[Exercise details] In the records below, copy the line that contains "[B] x = 2 | r0 = y | y = 2" and each line after it, word for word, through the last.
────────────────────────────────────────
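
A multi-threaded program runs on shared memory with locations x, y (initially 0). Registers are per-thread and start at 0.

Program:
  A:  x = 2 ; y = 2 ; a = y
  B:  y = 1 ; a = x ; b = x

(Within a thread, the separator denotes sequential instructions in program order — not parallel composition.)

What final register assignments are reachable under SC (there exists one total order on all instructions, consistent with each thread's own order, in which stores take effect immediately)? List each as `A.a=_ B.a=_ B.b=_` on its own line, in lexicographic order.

A.a=1 B.a=2 B.b=2
A.a=2 B.a=0 B.b=0
A.a=2 B.a=0 B.b=2
A.a=2 B.a=2 B.b=2

outcome vector order: (A.a,B.a,B.b)
|SC outcomes| = 4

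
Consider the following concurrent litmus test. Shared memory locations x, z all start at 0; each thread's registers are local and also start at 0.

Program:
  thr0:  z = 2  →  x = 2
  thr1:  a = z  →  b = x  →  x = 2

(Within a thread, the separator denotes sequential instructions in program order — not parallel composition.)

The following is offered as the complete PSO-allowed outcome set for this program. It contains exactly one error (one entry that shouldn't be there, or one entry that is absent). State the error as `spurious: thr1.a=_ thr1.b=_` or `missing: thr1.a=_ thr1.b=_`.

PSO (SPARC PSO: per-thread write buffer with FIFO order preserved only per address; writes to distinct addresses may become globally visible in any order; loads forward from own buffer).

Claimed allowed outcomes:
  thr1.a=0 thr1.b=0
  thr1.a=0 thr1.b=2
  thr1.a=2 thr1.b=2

missing: thr1.a=2 thr1.b=0

outcome vector order: (thr1.a,thr1.b)
[PSO] allowed = {00; 02; 20; 22}
PSO∖claimed = {20}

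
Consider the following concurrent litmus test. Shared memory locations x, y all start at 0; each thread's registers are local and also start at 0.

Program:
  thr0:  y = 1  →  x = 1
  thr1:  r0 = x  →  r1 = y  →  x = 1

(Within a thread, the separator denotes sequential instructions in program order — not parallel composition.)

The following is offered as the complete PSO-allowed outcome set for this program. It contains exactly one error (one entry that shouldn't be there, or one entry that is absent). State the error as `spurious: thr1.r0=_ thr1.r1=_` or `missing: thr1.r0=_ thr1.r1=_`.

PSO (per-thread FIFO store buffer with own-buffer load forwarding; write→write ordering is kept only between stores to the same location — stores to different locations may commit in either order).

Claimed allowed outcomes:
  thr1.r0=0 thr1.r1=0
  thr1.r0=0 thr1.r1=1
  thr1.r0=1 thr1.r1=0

outcome vector order: (thr1.r0,thr1.r1)
[PSO] allowed = {<0 0> <0 1> <1 0> <1 1>}
PSO∖claimed = {<1 1>}

missing: thr1.r0=1 thr1.r1=1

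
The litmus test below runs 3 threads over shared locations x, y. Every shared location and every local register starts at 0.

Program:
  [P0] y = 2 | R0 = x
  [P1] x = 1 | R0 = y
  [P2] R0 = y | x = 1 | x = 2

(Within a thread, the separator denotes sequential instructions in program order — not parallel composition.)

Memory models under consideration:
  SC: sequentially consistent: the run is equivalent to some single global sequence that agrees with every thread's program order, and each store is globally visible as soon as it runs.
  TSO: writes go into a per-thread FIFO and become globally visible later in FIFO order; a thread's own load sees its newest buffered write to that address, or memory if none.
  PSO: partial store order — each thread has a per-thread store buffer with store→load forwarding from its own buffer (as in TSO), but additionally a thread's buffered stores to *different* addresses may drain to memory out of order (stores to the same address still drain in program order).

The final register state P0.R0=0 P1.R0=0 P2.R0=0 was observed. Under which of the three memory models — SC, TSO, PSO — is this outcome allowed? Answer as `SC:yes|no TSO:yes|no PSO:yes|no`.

SC:no TSO:yes PSO:yes

outcome vector order: (P0.R0,P1.R0,P2.R0)
[SC] allowed = {(0,2,0), (0,2,2), (1,0,0), (1,0,2), (1,2,0), (1,2,2), (2,0,0), (2,0,2), (2,2,0), (2,2,2)}
[TSO] allowed = {(0,0,0), (0,0,2), (0,2,0), (0,2,2), (1,0,0), (1,0,2), (1,2,0), (1,2,2), (2,0,0), (2,0,2), (2,2,0), (2,2,2)}
[PSO] allowed = {(0,0,0), (0,0,2), (0,2,0), (0,2,2), (1,0,0), (1,0,2), (1,2,0), (1,2,2), (2,0,0), (2,0,2), (2,2,0), (2,2,2)}
target (0,0,0) ∈ {TSO,PSO}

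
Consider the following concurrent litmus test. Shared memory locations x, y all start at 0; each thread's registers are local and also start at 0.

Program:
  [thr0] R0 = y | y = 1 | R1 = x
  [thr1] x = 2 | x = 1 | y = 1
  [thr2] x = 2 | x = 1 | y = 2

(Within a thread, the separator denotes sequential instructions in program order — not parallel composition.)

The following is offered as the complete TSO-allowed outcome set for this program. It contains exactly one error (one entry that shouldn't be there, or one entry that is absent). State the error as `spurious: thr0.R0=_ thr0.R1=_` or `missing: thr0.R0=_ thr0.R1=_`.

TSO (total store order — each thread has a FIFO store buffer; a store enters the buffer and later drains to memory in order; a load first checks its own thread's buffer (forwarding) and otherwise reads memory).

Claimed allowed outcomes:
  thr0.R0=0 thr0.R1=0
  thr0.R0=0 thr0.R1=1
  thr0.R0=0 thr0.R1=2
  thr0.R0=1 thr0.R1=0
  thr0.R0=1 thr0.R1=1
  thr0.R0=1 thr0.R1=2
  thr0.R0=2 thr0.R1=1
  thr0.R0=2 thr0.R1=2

outcome vector order: (thr0.R0,thr0.R1)
[TSO] allowed = {00 01 02 11 12 21 22}
claimed∖TSO = {10}

spurious: thr0.R0=1 thr0.R1=0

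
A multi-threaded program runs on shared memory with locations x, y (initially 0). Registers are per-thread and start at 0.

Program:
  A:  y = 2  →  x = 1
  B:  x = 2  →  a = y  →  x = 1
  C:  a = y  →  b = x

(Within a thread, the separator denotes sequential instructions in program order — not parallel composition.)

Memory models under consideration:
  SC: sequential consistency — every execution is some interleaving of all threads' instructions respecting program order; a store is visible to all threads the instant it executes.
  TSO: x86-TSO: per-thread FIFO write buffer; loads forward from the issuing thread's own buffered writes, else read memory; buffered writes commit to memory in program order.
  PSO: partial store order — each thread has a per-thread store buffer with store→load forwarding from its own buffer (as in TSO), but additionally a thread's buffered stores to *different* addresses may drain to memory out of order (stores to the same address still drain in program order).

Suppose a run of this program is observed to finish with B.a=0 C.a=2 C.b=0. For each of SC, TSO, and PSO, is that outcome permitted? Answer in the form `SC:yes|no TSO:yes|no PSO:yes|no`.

SC:no TSO:yes PSO:yes

outcome vector order: (B.a,C.a,C.b)
under SC → 000, 001, 002, 021, 022, 200, 201, 202, 220, 221, 222
under TSO → 000, 001, 002, 020, 021, 022, 200, 201, 202, 220, 221, 222
under PSO → 000, 001, 002, 020, 021, 022, 200, 201, 202, 220, 221, 222
target 020 ∈ {TSO,PSO}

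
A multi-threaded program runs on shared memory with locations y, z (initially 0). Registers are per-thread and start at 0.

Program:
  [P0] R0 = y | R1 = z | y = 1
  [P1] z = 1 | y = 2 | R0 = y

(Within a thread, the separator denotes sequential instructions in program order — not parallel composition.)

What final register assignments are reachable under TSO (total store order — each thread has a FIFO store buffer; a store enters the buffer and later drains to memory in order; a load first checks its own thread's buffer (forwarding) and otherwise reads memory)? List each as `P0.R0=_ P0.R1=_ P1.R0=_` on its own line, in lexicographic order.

P0.R0=0 P0.R1=0 P1.R0=1
P0.R0=0 P0.R1=0 P1.R0=2
P0.R0=0 P0.R1=1 P1.R0=1
P0.R0=0 P0.R1=1 P1.R0=2
P0.R0=2 P0.R1=1 P1.R0=1
P0.R0=2 P0.R1=1 P1.R0=2

outcome vector order: (P0.R0,P0.R1,P1.R0)
|TSO outcomes| = 6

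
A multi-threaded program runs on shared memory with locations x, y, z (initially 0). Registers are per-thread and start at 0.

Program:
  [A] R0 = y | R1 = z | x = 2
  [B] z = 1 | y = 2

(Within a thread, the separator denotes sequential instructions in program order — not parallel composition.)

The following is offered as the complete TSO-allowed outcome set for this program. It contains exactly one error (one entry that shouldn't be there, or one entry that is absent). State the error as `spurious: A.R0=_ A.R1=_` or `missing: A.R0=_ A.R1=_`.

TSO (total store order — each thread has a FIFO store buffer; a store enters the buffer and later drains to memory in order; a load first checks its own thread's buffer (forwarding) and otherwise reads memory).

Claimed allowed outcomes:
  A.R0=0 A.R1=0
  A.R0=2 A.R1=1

outcome vector order: (A.R0,A.R1)
TSO (3): <0 0>, <0 1>, <2 1>
TSO∖claimed = {<0 1>}

missing: A.R0=0 A.R1=1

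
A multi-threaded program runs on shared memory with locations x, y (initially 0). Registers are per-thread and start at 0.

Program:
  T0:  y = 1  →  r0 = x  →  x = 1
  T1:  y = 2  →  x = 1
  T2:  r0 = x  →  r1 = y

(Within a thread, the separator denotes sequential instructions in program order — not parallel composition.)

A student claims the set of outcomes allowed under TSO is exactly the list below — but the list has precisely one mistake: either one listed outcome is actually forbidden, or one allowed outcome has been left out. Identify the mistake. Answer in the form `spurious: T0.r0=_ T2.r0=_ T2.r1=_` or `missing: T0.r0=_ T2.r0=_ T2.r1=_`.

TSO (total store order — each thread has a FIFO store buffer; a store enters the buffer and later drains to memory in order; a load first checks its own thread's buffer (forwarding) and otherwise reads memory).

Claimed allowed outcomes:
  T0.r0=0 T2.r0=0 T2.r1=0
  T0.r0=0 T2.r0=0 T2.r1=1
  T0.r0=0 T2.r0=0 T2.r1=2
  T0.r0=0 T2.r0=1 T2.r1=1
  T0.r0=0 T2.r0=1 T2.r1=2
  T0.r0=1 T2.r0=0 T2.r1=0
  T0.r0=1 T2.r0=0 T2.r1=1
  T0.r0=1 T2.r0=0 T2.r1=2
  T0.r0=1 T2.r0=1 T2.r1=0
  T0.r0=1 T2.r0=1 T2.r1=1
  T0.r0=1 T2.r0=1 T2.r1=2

outcome vector order: (T0.r0,T2.r0,T2.r1)
TSO (10): 000 001 002 011 012 100 101 102 111 112
claimed∖TSO = {110}

spurious: T0.r0=1 T2.r0=1 T2.r1=0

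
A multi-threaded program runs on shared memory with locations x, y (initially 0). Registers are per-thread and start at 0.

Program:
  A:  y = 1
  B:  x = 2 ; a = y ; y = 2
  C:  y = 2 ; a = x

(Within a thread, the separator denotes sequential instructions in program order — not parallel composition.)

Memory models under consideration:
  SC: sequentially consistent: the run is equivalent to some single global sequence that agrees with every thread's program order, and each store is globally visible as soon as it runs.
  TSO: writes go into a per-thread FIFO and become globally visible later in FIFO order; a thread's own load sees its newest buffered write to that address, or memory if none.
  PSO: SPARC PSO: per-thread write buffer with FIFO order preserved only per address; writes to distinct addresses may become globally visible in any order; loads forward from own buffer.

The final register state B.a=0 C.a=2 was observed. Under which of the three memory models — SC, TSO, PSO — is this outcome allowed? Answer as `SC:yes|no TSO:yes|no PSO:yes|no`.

outcome vector order: (B.a,C.a)
SC (5): 0/2; 1/0; 1/2; 2/0; 2/2
TSO (6): 0/0; 0/2; 1/0; 1/2; 2/0; 2/2
PSO (6): 0/0; 0/2; 1/0; 1/2; 2/0; 2/2
target 0/2 ∈ {SC,TSO,PSO}

SC:yes TSO:yes PSO:yes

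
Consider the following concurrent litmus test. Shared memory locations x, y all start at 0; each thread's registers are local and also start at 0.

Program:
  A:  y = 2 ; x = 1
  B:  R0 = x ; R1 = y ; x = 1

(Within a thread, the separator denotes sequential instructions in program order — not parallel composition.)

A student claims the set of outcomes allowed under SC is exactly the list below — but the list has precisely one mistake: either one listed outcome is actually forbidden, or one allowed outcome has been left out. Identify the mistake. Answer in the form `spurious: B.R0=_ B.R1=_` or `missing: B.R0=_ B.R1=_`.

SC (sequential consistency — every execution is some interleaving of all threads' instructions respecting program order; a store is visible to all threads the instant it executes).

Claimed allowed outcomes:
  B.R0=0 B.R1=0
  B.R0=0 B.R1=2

outcome vector order: (B.R0,B.R1)
SC: 3 outcomes — {00 02 12}
SC∖claimed = {12}

missing: B.R0=1 B.R1=2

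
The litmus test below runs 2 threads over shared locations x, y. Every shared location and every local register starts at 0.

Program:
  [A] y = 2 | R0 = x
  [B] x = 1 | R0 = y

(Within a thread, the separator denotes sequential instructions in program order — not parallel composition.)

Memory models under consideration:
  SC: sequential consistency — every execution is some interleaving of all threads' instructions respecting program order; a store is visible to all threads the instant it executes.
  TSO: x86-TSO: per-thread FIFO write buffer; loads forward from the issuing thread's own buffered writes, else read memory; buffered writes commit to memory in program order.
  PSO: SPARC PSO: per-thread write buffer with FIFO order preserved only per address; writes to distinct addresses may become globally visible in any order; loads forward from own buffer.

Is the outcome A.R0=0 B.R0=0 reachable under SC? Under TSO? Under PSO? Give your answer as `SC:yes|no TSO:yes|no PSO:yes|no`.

SC:no TSO:yes PSO:yes

outcome vector order: (A.R0,B.R0)
[SC] allowed = {02; 10; 12}
[TSO] allowed = {00; 02; 10; 12}
[PSO] allowed = {00; 02; 10; 12}
target 00 ∈ {TSO,PSO}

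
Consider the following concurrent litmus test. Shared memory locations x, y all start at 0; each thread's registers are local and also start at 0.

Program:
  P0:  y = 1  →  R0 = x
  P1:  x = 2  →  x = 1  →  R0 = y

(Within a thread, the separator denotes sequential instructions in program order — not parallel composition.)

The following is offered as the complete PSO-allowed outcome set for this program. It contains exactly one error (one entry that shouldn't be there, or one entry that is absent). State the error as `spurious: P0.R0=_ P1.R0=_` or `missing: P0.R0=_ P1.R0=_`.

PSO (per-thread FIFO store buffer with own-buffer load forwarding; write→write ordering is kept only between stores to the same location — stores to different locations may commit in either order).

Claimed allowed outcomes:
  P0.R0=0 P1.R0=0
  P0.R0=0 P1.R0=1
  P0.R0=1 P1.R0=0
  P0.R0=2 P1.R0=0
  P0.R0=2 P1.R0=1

missing: P0.R0=1 P1.R0=1

outcome vector order: (P0.R0,P1.R0)
PSO (6): (0,0), (0,1), (1,0), (1,1), (2,0), (2,1)
PSO∖claimed = {(1,1)}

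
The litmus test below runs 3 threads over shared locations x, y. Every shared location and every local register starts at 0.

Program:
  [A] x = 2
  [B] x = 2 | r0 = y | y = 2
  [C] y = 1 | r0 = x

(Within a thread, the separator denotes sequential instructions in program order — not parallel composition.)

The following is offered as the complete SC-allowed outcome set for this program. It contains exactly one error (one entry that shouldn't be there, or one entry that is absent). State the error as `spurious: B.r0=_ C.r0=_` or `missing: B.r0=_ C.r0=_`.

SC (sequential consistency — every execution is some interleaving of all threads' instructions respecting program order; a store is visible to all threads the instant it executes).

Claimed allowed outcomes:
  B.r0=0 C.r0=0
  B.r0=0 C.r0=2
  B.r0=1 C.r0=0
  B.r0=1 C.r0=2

spurious: B.r0=0 C.r0=0

outcome vector order: (B.r0,C.r0)
[SC] allowed = {02, 10, 12}
claimed∖SC = {00}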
────────────────────────────────────────
[Exercise output]
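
  [B] x = 2 | r0 = y | y = 2
  [C] y = 1 | r0 = x

(Within a thread, the separator denotes sequential instructions in program order — not parallel composition.)

The following is offered as the complete SC-allowed outcome set for this program. It contains exactly one error (one entry that shouldn't be there, or one entry that is absent). State the error as `spurious: B.r0=_ C.r0=_` or `missing: B.r0=_ C.r0=_`.

SC (sequential consistency — every execution is some interleaving of all threads' instructions respecting program order; a store is visible to all threads the instant it executes).

Claimed allowed outcomes:
  B.r0=0 C.r0=0
  B.r0=0 C.r0=2
  B.r0=1 C.r0=0
  B.r0=1 C.r0=2

spurious: B.r0=0 C.r0=0

outcome vector order: (B.r0,C.r0)
[SC] allowed = {02, 10, 12}
claimed∖SC = {00}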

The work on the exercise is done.